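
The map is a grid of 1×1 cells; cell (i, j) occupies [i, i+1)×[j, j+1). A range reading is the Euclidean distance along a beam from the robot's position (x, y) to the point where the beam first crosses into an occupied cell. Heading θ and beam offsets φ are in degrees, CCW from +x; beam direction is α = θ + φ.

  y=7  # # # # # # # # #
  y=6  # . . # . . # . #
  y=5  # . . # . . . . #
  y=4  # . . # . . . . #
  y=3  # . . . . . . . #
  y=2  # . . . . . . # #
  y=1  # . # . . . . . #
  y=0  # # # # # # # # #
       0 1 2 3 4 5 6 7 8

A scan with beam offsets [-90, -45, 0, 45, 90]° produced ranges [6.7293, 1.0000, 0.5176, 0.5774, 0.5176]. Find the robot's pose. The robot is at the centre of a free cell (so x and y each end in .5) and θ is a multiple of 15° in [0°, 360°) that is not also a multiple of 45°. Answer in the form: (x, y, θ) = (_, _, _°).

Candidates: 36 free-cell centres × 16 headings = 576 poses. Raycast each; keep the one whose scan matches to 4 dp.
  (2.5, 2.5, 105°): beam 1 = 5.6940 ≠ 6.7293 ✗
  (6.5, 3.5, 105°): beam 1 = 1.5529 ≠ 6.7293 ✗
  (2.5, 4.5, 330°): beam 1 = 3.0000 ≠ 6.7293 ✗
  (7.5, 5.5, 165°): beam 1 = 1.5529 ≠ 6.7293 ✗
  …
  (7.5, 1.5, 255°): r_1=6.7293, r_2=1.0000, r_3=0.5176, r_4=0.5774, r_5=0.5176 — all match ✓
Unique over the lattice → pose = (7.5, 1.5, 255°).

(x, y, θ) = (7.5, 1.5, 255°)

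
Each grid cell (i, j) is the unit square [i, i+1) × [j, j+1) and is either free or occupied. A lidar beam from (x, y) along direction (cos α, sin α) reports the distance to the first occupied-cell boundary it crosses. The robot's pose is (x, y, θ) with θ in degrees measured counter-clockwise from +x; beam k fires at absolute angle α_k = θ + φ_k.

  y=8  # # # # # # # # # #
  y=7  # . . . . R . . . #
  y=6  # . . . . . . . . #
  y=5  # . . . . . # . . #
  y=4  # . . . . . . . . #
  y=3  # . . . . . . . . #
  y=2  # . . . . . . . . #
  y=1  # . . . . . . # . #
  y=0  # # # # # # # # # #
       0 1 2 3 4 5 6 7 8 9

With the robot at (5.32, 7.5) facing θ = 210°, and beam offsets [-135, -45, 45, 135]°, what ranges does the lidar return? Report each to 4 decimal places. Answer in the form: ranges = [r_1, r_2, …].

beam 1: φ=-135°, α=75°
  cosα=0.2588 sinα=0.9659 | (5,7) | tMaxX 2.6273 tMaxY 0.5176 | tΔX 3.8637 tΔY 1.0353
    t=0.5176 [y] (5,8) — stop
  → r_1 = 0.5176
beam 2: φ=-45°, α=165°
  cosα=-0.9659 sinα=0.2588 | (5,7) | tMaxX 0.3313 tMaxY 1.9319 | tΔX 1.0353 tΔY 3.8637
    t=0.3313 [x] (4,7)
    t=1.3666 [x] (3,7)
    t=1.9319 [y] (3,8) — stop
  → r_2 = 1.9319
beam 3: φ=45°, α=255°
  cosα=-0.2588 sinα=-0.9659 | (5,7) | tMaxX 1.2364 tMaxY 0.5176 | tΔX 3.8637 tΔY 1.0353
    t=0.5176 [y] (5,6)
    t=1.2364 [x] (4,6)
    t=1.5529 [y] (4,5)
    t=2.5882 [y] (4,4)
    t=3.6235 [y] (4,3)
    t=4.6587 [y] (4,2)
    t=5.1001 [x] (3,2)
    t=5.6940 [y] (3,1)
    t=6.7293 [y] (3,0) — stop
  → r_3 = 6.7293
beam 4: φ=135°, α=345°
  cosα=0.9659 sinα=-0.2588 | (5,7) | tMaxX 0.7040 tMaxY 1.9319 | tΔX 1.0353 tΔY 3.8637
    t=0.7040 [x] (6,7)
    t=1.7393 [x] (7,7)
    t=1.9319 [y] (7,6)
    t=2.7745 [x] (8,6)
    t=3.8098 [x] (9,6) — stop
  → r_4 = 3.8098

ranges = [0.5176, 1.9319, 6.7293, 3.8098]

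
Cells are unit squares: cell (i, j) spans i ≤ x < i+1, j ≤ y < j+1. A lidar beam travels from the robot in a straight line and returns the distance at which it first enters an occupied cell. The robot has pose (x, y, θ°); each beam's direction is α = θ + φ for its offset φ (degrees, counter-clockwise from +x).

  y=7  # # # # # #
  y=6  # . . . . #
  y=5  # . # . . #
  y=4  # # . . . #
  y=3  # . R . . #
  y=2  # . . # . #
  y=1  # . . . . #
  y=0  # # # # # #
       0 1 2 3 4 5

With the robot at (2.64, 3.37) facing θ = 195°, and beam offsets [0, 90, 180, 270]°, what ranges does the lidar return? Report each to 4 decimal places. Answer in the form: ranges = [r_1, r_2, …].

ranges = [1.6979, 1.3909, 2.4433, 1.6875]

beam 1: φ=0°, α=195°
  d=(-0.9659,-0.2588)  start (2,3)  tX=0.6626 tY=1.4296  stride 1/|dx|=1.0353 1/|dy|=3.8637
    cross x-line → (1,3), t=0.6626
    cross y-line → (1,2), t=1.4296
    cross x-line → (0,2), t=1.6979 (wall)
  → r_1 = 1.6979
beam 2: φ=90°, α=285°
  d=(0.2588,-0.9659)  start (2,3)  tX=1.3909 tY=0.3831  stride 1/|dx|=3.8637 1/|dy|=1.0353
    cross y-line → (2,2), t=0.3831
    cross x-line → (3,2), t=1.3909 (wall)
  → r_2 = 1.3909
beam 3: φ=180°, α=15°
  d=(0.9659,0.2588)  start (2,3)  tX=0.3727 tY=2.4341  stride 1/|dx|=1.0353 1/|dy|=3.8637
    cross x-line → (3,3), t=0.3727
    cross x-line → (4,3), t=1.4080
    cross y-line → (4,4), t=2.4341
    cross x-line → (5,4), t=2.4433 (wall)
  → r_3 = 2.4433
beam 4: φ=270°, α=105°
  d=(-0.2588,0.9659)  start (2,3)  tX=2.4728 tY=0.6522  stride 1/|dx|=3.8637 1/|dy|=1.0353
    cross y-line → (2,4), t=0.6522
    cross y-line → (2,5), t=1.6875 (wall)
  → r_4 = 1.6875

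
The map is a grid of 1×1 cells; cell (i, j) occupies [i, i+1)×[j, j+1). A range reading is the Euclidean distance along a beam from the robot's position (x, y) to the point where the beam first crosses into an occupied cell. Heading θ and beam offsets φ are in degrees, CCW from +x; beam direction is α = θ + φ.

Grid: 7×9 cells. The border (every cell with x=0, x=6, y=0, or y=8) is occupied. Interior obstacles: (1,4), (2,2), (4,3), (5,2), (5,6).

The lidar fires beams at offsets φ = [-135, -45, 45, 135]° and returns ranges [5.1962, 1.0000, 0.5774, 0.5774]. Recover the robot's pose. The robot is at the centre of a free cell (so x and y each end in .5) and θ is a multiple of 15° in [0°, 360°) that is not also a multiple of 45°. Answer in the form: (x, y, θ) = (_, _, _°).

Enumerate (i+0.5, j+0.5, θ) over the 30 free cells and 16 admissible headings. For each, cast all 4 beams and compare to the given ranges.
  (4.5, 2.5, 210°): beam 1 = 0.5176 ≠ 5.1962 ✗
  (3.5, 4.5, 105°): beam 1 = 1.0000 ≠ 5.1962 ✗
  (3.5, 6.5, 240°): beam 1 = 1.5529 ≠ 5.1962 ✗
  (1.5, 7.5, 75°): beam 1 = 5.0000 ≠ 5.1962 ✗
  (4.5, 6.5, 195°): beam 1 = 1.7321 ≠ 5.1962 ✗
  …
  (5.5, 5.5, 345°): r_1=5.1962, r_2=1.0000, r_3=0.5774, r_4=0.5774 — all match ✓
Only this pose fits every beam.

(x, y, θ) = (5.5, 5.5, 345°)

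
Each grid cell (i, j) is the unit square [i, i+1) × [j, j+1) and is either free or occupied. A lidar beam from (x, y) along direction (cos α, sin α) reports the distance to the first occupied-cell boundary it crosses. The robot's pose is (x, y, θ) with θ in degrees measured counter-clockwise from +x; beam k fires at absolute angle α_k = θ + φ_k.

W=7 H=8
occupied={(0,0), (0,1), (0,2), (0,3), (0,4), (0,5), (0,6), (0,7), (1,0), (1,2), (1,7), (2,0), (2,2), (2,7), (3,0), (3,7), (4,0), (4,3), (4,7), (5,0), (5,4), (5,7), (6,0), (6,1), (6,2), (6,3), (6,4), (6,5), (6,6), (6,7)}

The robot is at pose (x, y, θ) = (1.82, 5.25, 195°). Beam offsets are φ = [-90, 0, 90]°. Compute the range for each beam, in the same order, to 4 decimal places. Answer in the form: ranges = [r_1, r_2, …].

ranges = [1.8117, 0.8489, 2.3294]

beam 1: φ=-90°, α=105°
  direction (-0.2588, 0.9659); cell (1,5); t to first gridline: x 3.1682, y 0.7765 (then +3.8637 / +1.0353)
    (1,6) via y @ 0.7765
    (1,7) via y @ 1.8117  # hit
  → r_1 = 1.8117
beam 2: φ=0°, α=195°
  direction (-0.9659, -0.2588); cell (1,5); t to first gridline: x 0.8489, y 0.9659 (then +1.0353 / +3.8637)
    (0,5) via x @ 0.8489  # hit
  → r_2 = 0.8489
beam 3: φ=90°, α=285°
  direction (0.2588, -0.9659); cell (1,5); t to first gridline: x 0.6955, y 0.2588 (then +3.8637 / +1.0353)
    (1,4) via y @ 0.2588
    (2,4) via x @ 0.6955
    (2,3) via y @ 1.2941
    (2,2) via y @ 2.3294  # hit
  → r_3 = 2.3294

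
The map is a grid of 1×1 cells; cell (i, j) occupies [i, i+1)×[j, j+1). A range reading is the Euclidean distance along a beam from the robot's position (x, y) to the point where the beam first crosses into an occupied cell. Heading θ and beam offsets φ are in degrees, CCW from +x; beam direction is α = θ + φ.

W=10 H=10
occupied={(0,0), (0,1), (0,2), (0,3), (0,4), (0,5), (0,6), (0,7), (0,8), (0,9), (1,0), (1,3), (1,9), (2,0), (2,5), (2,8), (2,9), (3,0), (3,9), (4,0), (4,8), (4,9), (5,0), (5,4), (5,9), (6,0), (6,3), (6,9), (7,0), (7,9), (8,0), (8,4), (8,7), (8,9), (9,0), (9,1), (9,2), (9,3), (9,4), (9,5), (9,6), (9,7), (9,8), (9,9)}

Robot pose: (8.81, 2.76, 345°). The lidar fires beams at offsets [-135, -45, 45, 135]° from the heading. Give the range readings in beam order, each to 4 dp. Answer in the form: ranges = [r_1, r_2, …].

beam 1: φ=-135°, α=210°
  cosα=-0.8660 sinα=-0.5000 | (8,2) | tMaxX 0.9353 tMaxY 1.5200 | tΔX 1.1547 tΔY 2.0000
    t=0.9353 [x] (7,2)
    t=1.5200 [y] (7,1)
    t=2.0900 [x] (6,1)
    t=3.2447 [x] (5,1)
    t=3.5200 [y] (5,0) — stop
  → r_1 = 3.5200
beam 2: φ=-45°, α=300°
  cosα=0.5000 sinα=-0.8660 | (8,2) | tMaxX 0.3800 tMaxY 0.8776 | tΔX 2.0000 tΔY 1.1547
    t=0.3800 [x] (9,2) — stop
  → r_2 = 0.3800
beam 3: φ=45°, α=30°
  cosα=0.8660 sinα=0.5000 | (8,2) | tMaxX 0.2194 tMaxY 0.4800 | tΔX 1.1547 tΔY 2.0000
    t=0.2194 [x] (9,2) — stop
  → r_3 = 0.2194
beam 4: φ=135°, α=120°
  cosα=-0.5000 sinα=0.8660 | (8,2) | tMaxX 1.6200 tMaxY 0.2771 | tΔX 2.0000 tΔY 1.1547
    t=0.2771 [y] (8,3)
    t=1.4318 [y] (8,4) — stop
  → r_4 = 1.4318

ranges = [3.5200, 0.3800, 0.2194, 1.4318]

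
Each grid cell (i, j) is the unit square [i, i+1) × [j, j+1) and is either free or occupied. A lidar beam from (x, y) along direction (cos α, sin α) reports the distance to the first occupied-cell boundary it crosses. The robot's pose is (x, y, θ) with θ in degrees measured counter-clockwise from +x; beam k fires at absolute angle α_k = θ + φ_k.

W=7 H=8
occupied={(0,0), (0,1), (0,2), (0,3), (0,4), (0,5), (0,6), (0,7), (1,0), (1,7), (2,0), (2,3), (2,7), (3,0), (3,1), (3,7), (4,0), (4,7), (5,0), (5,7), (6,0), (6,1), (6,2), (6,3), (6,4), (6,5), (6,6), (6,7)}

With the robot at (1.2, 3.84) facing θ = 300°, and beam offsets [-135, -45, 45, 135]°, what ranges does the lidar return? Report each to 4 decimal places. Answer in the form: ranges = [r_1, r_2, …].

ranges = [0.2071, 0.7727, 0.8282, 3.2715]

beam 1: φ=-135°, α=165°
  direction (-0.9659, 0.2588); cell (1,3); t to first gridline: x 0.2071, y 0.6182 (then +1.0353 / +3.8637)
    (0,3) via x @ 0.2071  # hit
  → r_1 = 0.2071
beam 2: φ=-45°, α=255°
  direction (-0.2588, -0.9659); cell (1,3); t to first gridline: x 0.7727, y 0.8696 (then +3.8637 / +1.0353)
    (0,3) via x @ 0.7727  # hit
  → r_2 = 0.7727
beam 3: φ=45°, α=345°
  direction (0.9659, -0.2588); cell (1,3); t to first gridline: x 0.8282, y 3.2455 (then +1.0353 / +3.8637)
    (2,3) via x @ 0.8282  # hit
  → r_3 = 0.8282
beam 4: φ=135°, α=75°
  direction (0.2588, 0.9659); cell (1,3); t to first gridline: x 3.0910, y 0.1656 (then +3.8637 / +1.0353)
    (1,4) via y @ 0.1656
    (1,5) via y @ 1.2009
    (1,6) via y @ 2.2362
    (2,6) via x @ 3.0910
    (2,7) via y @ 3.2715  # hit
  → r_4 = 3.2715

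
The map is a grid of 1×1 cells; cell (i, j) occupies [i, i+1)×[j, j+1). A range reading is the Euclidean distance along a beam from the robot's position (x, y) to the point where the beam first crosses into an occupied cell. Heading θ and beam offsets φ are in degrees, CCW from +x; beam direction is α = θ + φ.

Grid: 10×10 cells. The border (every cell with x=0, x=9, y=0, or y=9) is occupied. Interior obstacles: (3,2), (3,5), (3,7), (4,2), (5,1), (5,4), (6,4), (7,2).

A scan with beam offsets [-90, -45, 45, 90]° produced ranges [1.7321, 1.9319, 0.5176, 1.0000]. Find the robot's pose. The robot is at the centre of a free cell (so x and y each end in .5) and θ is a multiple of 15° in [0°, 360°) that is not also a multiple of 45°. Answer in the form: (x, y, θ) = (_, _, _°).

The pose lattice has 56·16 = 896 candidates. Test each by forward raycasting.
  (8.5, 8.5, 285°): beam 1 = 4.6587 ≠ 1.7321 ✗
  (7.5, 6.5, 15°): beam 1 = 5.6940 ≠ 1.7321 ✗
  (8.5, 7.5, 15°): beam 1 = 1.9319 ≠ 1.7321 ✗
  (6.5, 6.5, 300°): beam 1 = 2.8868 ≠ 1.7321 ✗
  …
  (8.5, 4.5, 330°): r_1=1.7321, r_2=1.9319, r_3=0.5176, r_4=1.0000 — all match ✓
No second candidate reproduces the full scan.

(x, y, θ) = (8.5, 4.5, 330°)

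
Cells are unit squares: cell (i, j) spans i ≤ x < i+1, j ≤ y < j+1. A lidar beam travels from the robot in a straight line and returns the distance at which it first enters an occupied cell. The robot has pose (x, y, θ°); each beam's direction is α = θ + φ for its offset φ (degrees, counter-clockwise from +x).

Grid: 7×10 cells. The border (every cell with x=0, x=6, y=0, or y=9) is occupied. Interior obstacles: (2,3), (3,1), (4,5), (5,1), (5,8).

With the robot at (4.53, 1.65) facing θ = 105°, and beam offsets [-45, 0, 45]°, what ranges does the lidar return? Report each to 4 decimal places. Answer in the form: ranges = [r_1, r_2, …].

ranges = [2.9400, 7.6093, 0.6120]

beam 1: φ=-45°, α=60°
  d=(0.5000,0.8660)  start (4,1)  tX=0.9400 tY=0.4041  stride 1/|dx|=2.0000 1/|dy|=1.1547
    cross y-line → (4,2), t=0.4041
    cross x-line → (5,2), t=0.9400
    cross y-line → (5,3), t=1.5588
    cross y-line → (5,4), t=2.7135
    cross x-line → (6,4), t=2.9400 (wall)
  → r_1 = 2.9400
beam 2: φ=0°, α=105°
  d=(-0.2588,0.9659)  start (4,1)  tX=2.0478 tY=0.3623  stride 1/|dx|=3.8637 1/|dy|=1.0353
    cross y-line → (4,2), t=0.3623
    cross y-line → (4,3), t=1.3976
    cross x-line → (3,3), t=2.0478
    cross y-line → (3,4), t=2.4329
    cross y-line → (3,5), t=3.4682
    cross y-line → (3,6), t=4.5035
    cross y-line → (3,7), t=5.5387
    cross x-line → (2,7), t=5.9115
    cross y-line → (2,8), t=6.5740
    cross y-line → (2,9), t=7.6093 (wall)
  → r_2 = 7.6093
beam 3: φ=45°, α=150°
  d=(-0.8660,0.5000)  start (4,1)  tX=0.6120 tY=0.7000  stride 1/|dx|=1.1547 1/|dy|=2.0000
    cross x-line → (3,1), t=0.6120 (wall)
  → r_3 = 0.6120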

########################################

_Task prompt_:
Search the material above for the word "Interior", and return each line that holds it.

_Exercise output_:
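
Grid: 7×9 cells. The border (every cell with x=0, x=6, y=0, or y=8) is occupied. Interior obstacles: (1,4), (2,2), (4,3), (5,2), (5,6).
Grid: 10×10 cells. The border (every cell with x=0, x=9, y=0, or y=9) is occupied. Interior obstacles: (3,2), (3,5), (3,7), (4,2), (5,1), (5,4), (6,4), (7,2).
Grid: 7×10 cells. The border (every cell with x=0, x=6, y=0, or y=9) is occupied. Interior obstacles: (2,3), (3,1), (4,5), (5,1), (5,8).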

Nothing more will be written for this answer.